+++ RECORD EXTRACTS +++
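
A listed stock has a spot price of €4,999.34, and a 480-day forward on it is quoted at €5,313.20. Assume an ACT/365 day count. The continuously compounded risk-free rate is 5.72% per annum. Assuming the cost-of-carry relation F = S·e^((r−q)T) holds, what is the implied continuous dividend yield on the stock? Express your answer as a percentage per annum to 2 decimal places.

1.09%

From F = S·e^((r−q)T): (r − q) = ln(F/S)/T
ln(5313.20/4999.34) = ln(1.062780) = 0.060888
(r − q) = 0.060888 / (480/365) = 0.046300
q = r − ln(F/S)/T = 0.0572 − 0.046300 = 0.010900
q = 1.09%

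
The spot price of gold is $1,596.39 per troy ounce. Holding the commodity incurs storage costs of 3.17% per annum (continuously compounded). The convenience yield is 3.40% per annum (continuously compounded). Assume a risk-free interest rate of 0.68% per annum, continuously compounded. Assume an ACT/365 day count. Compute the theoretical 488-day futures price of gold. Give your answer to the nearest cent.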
+++
Every record needs to be reproduced exactly, with none skipped.

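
A listed stock has a spot price of €4,999.34, and a 480-day forward on it is quoted at €5,313.20. Assume an ACT/365 day count. The continuously compounded risk-free rate is 5.72% per annum. Assuming the cost-of-carry relation F = S·e^((r−q)T) holds, what is the implied continuous dividend yield on the stock? Express your answer as a percentage per annum to 2 decimal places.

1.09%

From F = S·e^((r−q)T): (r − q) = ln(F/S)/T
ln(5313.20/4999.34) = ln(1.062780) = 0.060888
(r − q) = 0.060888 / (480/365) = 0.046300
q = r − ln(F/S)/T = 0.0572 − 0.046300 = 0.010900
q = 1.09%

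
The spot price of gold is $1,596.39 per troy ounce. Holding the commodity incurs storage costs of 3.17% per annum (continuously compounded). The convenience yield is 3.40% per annum (continuously compounded). Assume a risk-free interest rate of 0.68% per annum, continuously compounded. Assume an ACT/365 day count. Compute the theoretical 488-day futures price of gold. Give your answer to the nearest cent.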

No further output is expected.